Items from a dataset

◆ ◆ ◆ ◆ ◆

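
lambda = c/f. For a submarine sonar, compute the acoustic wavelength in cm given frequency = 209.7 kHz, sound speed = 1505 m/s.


lambda = c/f = 1505 / 209700 = 0.0072 m = 0.72 cm

0.72 cm


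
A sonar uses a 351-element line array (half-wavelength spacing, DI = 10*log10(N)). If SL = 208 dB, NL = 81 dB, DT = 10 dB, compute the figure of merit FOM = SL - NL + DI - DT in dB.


Step 1: DI = 10*log10(351) = 25.45 dB
Step 2: FOM = SL - NL + DI - DT = 208 - 81 + 25.45 - 10 = 142.45

142.45 dB


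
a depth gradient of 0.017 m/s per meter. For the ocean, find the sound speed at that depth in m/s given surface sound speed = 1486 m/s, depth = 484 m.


c = 1486 + 0.017 * 484 = 1494.228

1494.228 m/s


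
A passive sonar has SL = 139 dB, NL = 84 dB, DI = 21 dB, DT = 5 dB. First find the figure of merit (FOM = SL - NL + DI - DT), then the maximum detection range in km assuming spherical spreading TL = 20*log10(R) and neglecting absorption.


Step 1: FOM = SL - NL + DI - DT = 139 - 84 + 21 - 5 = 71 dB
Step 2: at max range FOM = TL = 20*log10(R), so R = 10^(71/20) = 3548.13 m = 3.55 km

3.55 km


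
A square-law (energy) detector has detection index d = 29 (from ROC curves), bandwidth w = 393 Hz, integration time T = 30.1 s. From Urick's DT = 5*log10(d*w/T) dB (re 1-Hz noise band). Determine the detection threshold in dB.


12.89 dB


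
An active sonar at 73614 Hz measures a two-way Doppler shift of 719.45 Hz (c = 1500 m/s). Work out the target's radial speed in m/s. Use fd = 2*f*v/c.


From fd = 2*f*v/c, v = c*fd/(2*f) = 1500 * 719.45 / (2*73614) = 7.33

7.33 m/s


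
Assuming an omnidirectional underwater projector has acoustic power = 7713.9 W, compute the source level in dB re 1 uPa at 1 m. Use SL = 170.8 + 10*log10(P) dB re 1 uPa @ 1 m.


SL = 170.8 + 10*log10(7713.9) = 170.8 + 38.87 = 209.67

209.67 dB


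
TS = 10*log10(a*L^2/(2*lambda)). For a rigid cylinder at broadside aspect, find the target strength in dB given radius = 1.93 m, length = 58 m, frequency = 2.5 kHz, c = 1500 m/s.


37.33 dB


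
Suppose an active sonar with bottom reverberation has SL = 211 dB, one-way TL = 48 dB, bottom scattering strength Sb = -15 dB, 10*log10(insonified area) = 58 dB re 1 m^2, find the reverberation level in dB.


158 dB


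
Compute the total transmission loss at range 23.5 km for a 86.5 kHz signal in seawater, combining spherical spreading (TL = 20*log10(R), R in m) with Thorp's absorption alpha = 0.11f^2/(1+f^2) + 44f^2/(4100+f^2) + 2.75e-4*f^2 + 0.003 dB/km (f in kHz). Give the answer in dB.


Step 1 (Thorp): alpha = 0.11*7482.25/(1+7482.25) + 44*7482.25/(4100+7482.25) + 2.75e-4*7482.25 + 0.003 = 30.595 dB/km
Step 2: TL_spread = 20*log10(23500) = 87.42 dB
Step 3: TL_abs = alpha*R = 30.595 * 23.5 = 718.98 dB
Step 4: TL_total = 87.42 + 718.98 = 806.4

806.4 dB


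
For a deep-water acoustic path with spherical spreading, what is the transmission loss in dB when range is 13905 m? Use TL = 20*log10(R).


82.86 dB


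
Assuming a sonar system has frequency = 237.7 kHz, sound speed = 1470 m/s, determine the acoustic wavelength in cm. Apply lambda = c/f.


0.62 cm


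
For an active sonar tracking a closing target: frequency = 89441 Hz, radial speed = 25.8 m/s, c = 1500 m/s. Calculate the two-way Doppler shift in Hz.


fd = 2*f*v/c = 2 * 89441 * 25.8 / 1500 = 3076.77

3076.77 Hz


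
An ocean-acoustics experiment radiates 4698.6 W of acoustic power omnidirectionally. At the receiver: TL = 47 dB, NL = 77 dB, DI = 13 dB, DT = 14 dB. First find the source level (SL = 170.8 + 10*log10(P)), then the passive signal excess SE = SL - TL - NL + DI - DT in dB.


Step 1: SL = 170.8 + 10*log10(4698.6) = 207.52 dB
Step 2: SE = SL - TL - NL + DI - DT = 207.52 - 47 - 77 + 13 - 14 = 82.52

82.52 dB


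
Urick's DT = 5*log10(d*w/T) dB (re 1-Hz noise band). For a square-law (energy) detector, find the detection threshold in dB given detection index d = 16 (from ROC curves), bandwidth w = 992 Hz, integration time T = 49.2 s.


DT = 5*log10(d*w/T) = 5*log10(16 * 992 / 49.2) = 5*log10(322.6) = 12.54

12.54 dB


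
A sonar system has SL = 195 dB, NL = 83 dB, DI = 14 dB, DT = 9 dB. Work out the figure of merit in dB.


FOM = SL - NL + DI - DT = 195 - 83 + 14 - 9 = 117

117 dB


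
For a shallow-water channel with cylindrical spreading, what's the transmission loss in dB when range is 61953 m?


47.92 dB


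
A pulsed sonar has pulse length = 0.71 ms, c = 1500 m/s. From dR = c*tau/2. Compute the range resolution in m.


0.5325 m


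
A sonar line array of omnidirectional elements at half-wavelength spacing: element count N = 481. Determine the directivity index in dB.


DI = 10*log10(481) = 26.82

26.82 dB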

◆ ◆ ◆ ◆ ◆

### Task prompt:
Copy all data exactly, start to finish.

### Result:
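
lambda = c/f. For a submarine sonar, compute the acoustic wavelength in cm given frequency = 209.7 kHz, sound speed = 1505 m/s.


lambda = c/f = 1505 / 209700 = 0.0072 m = 0.72 cm

0.72 cm


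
A sonar uses a 351-element line array (half-wavelength spacing, DI = 10*log10(N)). If SL = 208 dB, NL = 81 dB, DT = 10 dB, compute the figure of merit FOM = SL - NL + DI - DT in dB.


Step 1: DI = 10*log10(351) = 25.45 dB
Step 2: FOM = SL - NL + DI - DT = 208 - 81 + 25.45 - 10 = 142.45

142.45 dB


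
a depth gradient of 0.017 m/s per meter. For the ocean, find the sound speed at that depth in m/s given surface sound speed = 1486 m/s, depth = 484 m.


c = 1486 + 0.017 * 484 = 1494.228

1494.228 m/s


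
A passive sonar has SL = 139 dB, NL = 84 dB, DI = 21 dB, DT = 5 dB. First find the figure of merit (FOM = SL - NL + DI - DT), then the maximum detection range in km assuming spherical spreading TL = 20*log10(R) and neglecting absorption.


Step 1: FOM = SL - NL + DI - DT = 139 - 84 + 21 - 5 = 71 dB
Step 2: at max range FOM = TL = 20*log10(R), so R = 10^(71/20) = 3548.13 m = 3.55 km

3.55 km


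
A square-law (energy) detector has detection index d = 29 (from ROC curves), bandwidth w = 393 Hz, integration time T = 30.1 s. From Urick's DT = 5*log10(d*w/T) dB (re 1-Hz noise band). Determine the detection threshold in dB.


12.89 dB


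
An active sonar at 73614 Hz measures a two-way Doppler shift of 719.45 Hz (c = 1500 m/s). Work out the target's radial speed in m/s. Use fd = 2*f*v/c.


From fd = 2*f*v/c, v = c*fd/(2*f) = 1500 * 719.45 / (2*73614) = 7.33

7.33 m/s


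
Assuming an omnidirectional underwater projector has acoustic power = 7713.9 W, compute the source level in dB re 1 uPa at 1 m. Use SL = 170.8 + 10*log10(P) dB re 1 uPa @ 1 m.


SL = 170.8 + 10*log10(7713.9) = 170.8 + 38.87 = 209.67

209.67 dB


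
TS = 10*log10(a*L^2/(2*lambda)). For a rigid cylinder at broadside aspect, find the target strength in dB given radius = 1.93 m, length = 58 m, frequency = 2.5 kHz, c = 1500 m/s.


37.33 dB


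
Suppose an active sonar with bottom reverberation has SL = 211 dB, one-way TL = 48 dB, bottom scattering strength Sb = -15 dB, 10*log10(insonified area) = 58 dB re 1 m^2, find the reverberation level in dB.


158 dB


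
Compute the total transmission loss at range 23.5 km for a 86.5 kHz signal in seawater, combining spherical spreading (TL = 20*log10(R), R in m) with Thorp's absorption alpha = 0.11f^2/(1+f^2) + 44f^2/(4100+f^2) + 2.75e-4*f^2 + 0.003 dB/km (f in kHz). Give the answer in dB.


Step 1 (Thorp): alpha = 0.11*7482.25/(1+7482.25) + 44*7482.25/(4100+7482.25) + 2.75e-4*7482.25 + 0.003 = 30.595 dB/km
Step 2: TL_spread = 20*log10(23500) = 87.42 dB
Step 3: TL_abs = alpha*R = 30.595 * 23.5 = 718.98 dB
Step 4: TL_total = 87.42 + 718.98 = 806.4

806.4 dB


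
For a deep-water acoustic path with spherical spreading, what is the transmission loss in dB when range is 13905 m? Use TL = 20*log10(R).


82.86 dB


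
Assuming a sonar system has frequency = 237.7 kHz, sound speed = 1470 m/s, determine the acoustic wavelength in cm. Apply lambda = c/f.


0.62 cm


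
For an active sonar tracking a closing target: frequency = 89441 Hz, radial speed = 25.8 m/s, c = 1500 m/s. Calculate the two-way Doppler shift in Hz.


fd = 2*f*v/c = 2 * 89441 * 25.8 / 1500 = 3076.77

3076.77 Hz


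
An ocean-acoustics experiment radiates 4698.6 W of acoustic power omnidirectionally. At the receiver: TL = 47 dB, NL = 77 dB, DI = 13 dB, DT = 14 dB. First find the source level (SL = 170.8 + 10*log10(P)), then the passive signal excess SE = SL - TL - NL + DI - DT in dB.


Step 1: SL = 170.8 + 10*log10(4698.6) = 207.52 dB
Step 2: SE = SL - TL - NL + DI - DT = 207.52 - 47 - 77 + 13 - 14 = 82.52

82.52 dB


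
Urick's DT = 5*log10(d*w/T) dB (re 1-Hz noise band). For a square-law (energy) detector, find the detection threshold in dB given detection index d = 16 (from ROC curves), bandwidth w = 992 Hz, integration time T = 49.2 s.


DT = 5*log10(d*w/T) = 5*log10(16 * 992 / 49.2) = 5*log10(322.6) = 12.54

12.54 dB


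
A sonar system has SL = 195 dB, NL = 83 dB, DI = 14 dB, DT = 9 dB. Work out the figure of merit in dB.


FOM = SL - NL + DI - DT = 195 - 83 + 14 - 9 = 117

117 dB


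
For a shallow-water channel with cylindrical spreading, what's the transmission loss in dB when range is 61953 m?


47.92 dB


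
A pulsed sonar has pulse length = 0.71 ms, c = 1500 m/s. From dR = c*tau/2. Compute the range resolution in m.


0.5325 m


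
A sonar line array of omnidirectional elements at half-wavelength spacing: element count N = 481. Determine the directivity index in dB.


DI = 10*log10(481) = 26.82

26.82 dB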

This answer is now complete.